=== INPUT ===

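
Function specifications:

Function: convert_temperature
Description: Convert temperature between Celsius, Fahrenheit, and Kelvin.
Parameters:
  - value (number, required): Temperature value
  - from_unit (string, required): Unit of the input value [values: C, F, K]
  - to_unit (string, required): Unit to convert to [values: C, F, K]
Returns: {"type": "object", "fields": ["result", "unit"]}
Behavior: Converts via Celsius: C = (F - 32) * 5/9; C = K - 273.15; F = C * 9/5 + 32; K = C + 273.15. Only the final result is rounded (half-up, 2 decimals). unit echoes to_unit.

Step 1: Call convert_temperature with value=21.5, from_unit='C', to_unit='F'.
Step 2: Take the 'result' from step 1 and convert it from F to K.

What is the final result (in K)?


Step 1: convert_temperature(value=21.5, from_unit=C, to_unit=F)
  Input already in C: 21.5
  To F: 21.5 * 9/5 + 32 = 70.7
  Round to 2 decimals: 70.7
  -> result = 70.7 F
Step 2: convert_temperature(value=70.7, from_unit=F, to_unit=K)
  To C: (70.7 - 32) * 5/9 = 21.5
  To K: 21.5 + 273.15 = 294.65
  Round to 2 decimals: 294.65
  -> result = 294.65 K
294.65 K


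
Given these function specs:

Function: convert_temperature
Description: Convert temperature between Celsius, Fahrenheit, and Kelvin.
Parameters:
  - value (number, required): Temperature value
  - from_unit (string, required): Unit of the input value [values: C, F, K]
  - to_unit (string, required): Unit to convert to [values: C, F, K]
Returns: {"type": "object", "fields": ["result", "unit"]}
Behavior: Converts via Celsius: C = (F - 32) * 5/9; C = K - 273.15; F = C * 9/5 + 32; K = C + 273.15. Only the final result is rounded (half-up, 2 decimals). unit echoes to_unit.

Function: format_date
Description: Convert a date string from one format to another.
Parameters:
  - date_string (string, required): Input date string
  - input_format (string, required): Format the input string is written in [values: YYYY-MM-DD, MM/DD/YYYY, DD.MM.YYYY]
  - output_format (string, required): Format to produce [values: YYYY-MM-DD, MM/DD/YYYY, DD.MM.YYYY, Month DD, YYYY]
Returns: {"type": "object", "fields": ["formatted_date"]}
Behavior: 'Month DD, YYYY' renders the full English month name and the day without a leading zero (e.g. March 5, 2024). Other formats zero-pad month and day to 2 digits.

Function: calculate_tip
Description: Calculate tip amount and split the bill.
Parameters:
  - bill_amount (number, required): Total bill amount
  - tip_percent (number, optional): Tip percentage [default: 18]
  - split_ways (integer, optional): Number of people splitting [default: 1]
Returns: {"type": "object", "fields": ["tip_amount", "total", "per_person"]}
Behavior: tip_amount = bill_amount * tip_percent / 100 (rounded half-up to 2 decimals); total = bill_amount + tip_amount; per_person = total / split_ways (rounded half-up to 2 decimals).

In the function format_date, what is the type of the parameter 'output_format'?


The format_date spec declares:
  - output_format (string, required): Format to produce [values: YYYY-MM-DD, MM/DD/YYYY, DD.MM.YYYY, Month DD, YYYY]
Type:
string


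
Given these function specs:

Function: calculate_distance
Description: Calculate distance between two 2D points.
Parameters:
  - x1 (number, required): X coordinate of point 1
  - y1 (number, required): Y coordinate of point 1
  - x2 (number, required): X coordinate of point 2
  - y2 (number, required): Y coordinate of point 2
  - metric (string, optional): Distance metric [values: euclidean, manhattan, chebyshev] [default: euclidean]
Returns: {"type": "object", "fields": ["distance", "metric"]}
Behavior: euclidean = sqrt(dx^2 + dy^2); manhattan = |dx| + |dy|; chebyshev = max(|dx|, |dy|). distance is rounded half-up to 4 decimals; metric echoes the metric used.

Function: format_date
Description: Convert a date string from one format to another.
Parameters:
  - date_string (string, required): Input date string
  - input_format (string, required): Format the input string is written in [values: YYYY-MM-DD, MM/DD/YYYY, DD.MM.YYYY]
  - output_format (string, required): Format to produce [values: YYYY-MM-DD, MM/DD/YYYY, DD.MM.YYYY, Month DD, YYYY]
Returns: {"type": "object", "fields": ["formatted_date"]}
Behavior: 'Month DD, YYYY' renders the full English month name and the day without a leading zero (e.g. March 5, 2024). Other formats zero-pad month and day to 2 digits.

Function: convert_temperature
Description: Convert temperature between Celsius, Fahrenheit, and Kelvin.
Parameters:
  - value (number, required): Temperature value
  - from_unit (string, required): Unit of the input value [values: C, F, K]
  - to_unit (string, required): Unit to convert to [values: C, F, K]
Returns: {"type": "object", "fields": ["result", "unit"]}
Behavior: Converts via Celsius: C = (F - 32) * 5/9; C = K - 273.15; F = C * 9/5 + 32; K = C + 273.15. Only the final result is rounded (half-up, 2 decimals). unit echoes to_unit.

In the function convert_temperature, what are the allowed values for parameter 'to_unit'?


The convert_temperature spec declares:
  - to_unit (string, required): Unit to convert to [values: C, F, K]
Allowed values:
C, F, K


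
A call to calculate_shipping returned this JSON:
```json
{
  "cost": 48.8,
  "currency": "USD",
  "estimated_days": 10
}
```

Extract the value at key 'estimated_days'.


10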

===

### EXERCISE
The records above should be restated exactly, line for line.

### ANSWER TO THIS PROBLEM
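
Function specifications:

Function: convert_temperature
Description: Convert temperature between Celsius, Fahrenheit, and Kelvin.
Parameters:
  - value (number, required): Temperature value
  - from_unit (string, required): Unit of the input value [values: C, F, K]
  - to_unit (string, required): Unit to convert to [values: C, F, K]
Returns: {"type": "object", "fields": ["result", "unit"]}
Behavior: Converts via Celsius: C = (F - 32) * 5/9; C = K - 273.15; F = C * 9/5 + 32; K = C + 273.15. Only the final result is rounded (half-up, 2 decimals). unit echoes to_unit.

Step 1: Call convert_temperature with value=21.5, from_unit='C', to_unit='F'.
Step 2: Take the 'result' from step 1 and convert it from F to K.

What is the final result (in K)?


Step 1: convert_temperature(value=21.5, from_unit=C, to_unit=F)
  Input already in C: 21.5
  To F: 21.5 * 9/5 + 32 = 70.7
  Round to 2 decimals: 70.7
  -> result = 70.7 F
Step 2: convert_temperature(value=70.7, from_unit=F, to_unit=K)
  To C: (70.7 - 32) * 5/9 = 21.5
  To K: 21.5 + 273.15 = 294.65
  Round to 2 decimals: 294.65
  -> result = 294.65 K
294.65 K


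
Given these function specs:

Function: convert_temperature
Description: Convert temperature between Celsius, Fahrenheit, and Kelvin.
Parameters:
  - value (number, required): Temperature value
  - from_unit (string, required): Unit of the input value [values: C, F, K]
  - to_unit (string, required): Unit to convert to [values: C, F, K]
Returns: {"type": "object", "fields": ["result", "unit"]}
Behavior: Converts via Celsius: C = (F - 32) * 5/9; C = K - 273.15; F = C * 9/5 + 32; K = C + 273.15. Only the final result is rounded (half-up, 2 decimals). unit echoes to_unit.

Function: format_date
Description: Convert a date string from one format to another.
Parameters:
  - date_string (string, required): Input date string
  - input_format (string, required): Format the input string is written in [values: YYYY-MM-DD, MM/DD/YYYY, DD.MM.YYYY]
  - output_format (string, required): Format to produce [values: YYYY-MM-DD, MM/DD/YYYY, DD.MM.YYYY, Month DD, YYYY]
Returns: {"type": "object", "fields": ["formatted_date"]}
Behavior: 'Month DD, YYYY' renders the full English month name and the day without a leading zero (e.g. March 5, 2024). Other formats zero-pad month and day to 2 digits.

Function: calculate_tip
Description: Calculate tip amount and split the bill.
Parameters:
  - bill_amount (number, required): Total bill amount
  - tip_percent (number, optional): Tip percentage [default: 18]
  - split_ways (integer, optional): Number of people splitting [default: 1]
Returns: {"type": "object", "fields": ["tip_amount", "total", "per_person"]}
Behavior: tip_amount = bill_amount * tip_percent / 100 (rounded half-up to 2 decimals); total = bill_amount + tip_amount; per_person = total / split_ways (rounded half-up to 2 decimals).

In the function format_date, what is the type of the parameter 'output_format'?


The format_date spec declares:
  - output_format (string, required): Format to produce [values: YYYY-MM-DD, MM/DD/YYYY, DD.MM.YYYY, Month DD, YYYY]
Type:
string


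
Given these function specs:

Function: calculate_distance
Description: Calculate distance between two 2D points.
Parameters:
  - x1 (number, required): X coordinate of point 1
  - y1 (number, required): Y coordinate of point 1
  - x2 (number, required): X coordinate of point 2
  - y2 (number, required): Y coordinate of point 2
  - metric (string, optional): Distance metric [values: euclidean, manhattan, chebyshev] [default: euclidean]
Returns: {"type": "object", "fields": ["distance", "metric"]}
Behavior: euclidean = sqrt(dx^2 + dy^2); manhattan = |dx| + |dy|; chebyshev = max(|dx|, |dy|). distance is rounded half-up to 4 decimals; metric echoes the metric used.

Function: format_date
Description: Convert a date string from one format to another.
Parameters:
  - date_string (string, required): Input date string
  - input_format (string, required): Format the input string is written in [values: YYYY-MM-DD, MM/DD/YYYY, DD.MM.YYYY]
  - output_format (string, required): Format to produce [values: YYYY-MM-DD, MM/DD/YYYY, DD.MM.YYYY, Month DD, YYYY]
Returns: {"type": "object", "fields": ["formatted_date"]}
Behavior: 'Month DD, YYYY' renders the full English month name and the day without a leading zero (e.g. March 5, 2024). Other formats zero-pad month and day to 2 digits.

Function: convert_temperature
Description: Convert temperature between Celsius, Fahrenheit, and Kelvin.
Parameters:
  - value (number, required): Temperature value
  - from_unit (string, required): Unit of the input value [values: C, F, K]
  - to_unit (string, required): Unit to convert to [values: C, F, K]
Returns: {"type": "object", "fields": ["result", "unit"]}
Behavior: Converts via Celsius: C = (F - 32) * 5/9; C = K - 273.15; F = C * 9/5 + 32; K = C + 273.15. Only the final result is rounded (half-up, 2 decimals). unit echoes to_unit.

In the function convert_temperature, what are the allowed values for parameter 'to_unit'?


The convert_temperature spec declares:
  - to_unit (string, required): Unit to convert to [values: C, F, K]
Allowed values:
C, F, K


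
A call to calculate_shipping returned this JSON:
```json
{
  "cost": 48.8,
  "currency": "USD",
  "estimated_days": 10
}
```

Extract the value at key 'estimated_days'.


10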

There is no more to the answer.